» **EXTRACTED INFORMATION**:
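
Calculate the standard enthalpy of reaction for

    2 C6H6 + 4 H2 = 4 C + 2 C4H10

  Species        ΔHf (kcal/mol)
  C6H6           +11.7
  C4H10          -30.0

Products: 4·(+0.0) + 2·(-30.0) = -60.0
Reactants: 2·(+11.7) + 4·(+0.0) = +23.4
ΔH°rxn = (-60.0) − (+23.4) = -83.4 kcal/mol

ΔH°rxn = -83.4 kcal/mol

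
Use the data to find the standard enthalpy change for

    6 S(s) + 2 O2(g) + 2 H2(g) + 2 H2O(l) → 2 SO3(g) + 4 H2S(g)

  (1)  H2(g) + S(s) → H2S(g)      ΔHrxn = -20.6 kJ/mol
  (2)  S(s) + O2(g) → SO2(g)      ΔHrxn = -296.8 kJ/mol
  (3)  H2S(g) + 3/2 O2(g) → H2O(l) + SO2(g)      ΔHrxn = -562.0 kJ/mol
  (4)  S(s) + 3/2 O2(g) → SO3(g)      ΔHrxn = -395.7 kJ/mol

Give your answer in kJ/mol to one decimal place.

ΔHrxn = -302.2 kJ/mol

(1) × 2: (2)·(-20.6) = -41.2 kJ/mol
(2) × 2: (2)·(-296.8) = -593.6 kJ/mol
(3) reversed and × 2: (-2)·(-562.0) = +1124.0 kJ/mol
(4) × 2: (2)·(-395.7) = -791.4 kJ/mol
Since enthalpy is a state function, ΔHrxn = (-41.2) + (-593.6) + (+1124.0) + (-791.4) = -302.2 kJ/mol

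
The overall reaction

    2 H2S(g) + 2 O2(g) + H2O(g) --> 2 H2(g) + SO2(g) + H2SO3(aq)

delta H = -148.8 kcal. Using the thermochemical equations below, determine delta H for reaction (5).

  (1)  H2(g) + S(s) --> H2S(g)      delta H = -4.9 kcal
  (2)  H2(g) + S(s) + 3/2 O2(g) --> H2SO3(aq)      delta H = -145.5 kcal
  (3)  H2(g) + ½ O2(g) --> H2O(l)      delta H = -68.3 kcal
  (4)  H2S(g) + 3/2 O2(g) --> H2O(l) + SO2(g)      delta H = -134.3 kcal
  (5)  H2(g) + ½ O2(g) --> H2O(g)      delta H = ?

delta H = -57.8 kcal

(1) reversed: +4.9 kcal
(2) as written: -145.5 kcal
(3) reversed: +68.3 kcal
(4) as written: -134.3 kcal
(5) reversed: contributes −x
-148.8 = (+4.9) + (-145.5) + (+68.3) + (-134.3) − x
x = (-148.8 − (-206.6)) / (-1) = -57.8 kcal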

» **WHAT IS NEEDED**: In the data above, find the line with "ΔHrxn = -562.0 kJ/mol" and the line with "H = -145.5 kcal". Retype both, plus every line between them, exactly.

» **FINAL ANSWER**:
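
  (3)  H2S(g) + 3/2 O2(g) → H2O(l) + SO2(g)      ΔHrxn = -562.0 kJ/mol
  (4)  S(s) + 3/2 O2(g) → SO3(g)      ΔHrxn = -395.7 kJ/mol

Give your answer in kJ/mol to one decimal place.

ΔHrxn = -302.2 kJ/mol

(1) × 2: (2)·(-20.6) = -41.2 kJ/mol
(2) × 2: (2)·(-296.8) = -593.6 kJ/mol
(3) reversed and × 2: (-2)·(-562.0) = +1124.0 kJ/mol
(4) × 2: (2)·(-395.7) = -791.4 kJ/mol
Since enthalpy is a state function, ΔHrxn = (-41.2) + (-593.6) + (+1124.0) + (-791.4) = -302.2 kJ/mol

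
The overall reaction

    2 H2S(g) + 2 O2(g) + H2O(g) --> 2 H2(g) + SO2(g) + H2SO3(aq)

delta H = -148.8 kcal. Using the thermochemical equations below, determine delta H for reaction (5).

  (1)  H2(g) + S(s) --> H2S(g)      delta H = -4.9 kcal
  (2)  H2(g) + S(s) + 3/2 O2(g) --> H2SO3(aq)      delta H = -145.5 kcal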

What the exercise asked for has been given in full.